* **Records shown**:
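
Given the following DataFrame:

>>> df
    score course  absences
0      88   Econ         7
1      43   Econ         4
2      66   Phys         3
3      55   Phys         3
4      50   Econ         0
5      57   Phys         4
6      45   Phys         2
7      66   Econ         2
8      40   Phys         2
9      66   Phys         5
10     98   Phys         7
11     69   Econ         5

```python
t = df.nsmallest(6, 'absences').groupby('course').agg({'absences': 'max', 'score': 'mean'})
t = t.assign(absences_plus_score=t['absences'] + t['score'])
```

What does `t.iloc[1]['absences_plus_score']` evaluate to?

54.5

take 6 rows with smallest absences:
   score course  absences
4     50   Econ         0
6     45   Phys         2
7     66   Econ         2
8     40   Phys         2
2     66   Phys         3
3     55   Phys         3
group by course: max(absences), mean(score):
        absences  score
course                 
Econ           2   58.0
Phys           3   51.5
add column absences_plus_score = t['absences'] + t['score']:
        absences  score  absences_plus_score
course                                      
Econ           2   58.0                 60.0
Phys           3   51.5                 54.5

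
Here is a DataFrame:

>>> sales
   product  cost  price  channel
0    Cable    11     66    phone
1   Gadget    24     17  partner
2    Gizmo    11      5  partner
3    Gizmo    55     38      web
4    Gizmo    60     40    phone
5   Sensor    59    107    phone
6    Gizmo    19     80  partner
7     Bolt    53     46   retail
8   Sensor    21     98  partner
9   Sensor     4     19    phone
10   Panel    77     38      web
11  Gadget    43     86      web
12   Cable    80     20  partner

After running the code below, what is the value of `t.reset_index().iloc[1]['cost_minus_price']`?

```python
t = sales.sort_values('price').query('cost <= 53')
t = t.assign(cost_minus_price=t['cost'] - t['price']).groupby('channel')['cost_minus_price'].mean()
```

-35.0

sort by price:
   product  cost  price  channel
2    Gizmo    11      5  partner
1   Gadget    24     17  partner
9   Sensor     4     19    phone
12   Cable    80     20  partner
3    Gizmo    55     38      web
10   Panel    77     38      web
4    Gizmo    60     40    phone
7     Bolt    53     46   retail
0    Cable    11     66    phone
6    Gizmo    19     80  partner
11  Gadget    43     86      web
8   Sensor    21     98  partner
5   Sensor    59    107    phone
filter rows where cost <= 53:
   product  cost  price  channel
2    Gizmo    11      5  partner
1   Gadget    24     17  partner
9   Sensor     4     19    phone
7     Bolt    53     46   retail
0    Cable    11     66    phone
6    Gizmo    19     80  partner
11  Gadget    43     86      web
8   Sensor    21     98  partner
add column cost_minus_price = t['cost'] - t['price']:
   product  cost  price  channel  cost_minus_price
2    Gizmo    11      5  partner                 6
1   Gadget    24     17  partner                 7
9   Sensor     4     19    phone               -15
7     Bolt    53     46   retail                 7
0    Cable    11     66    phone               -55
6    Gizmo    19     80  partner               -61
11  Gadget    43     86      web               -43
8   Sensor    21     98  partner               -77
group by channel, mean of cost_minus_price:
channel
partner   -31.25
phone     -35.00
retail      7.00
web       -43.00
Name: cost_minus_price, dtype: float64
reset_index():
   channel  cost_minus_price
0  partner            -31.25
1    phone            -35.00
2   retail              7.00
3      web            -43.00
So iloc[1]['cost_minus_price'] = -35.0.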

* **Task statement**: For each line above that contains the word "DataFrame", give the line as it is written.

* **Response area**:
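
Given the following DataFrame:
Here is a DataFrame: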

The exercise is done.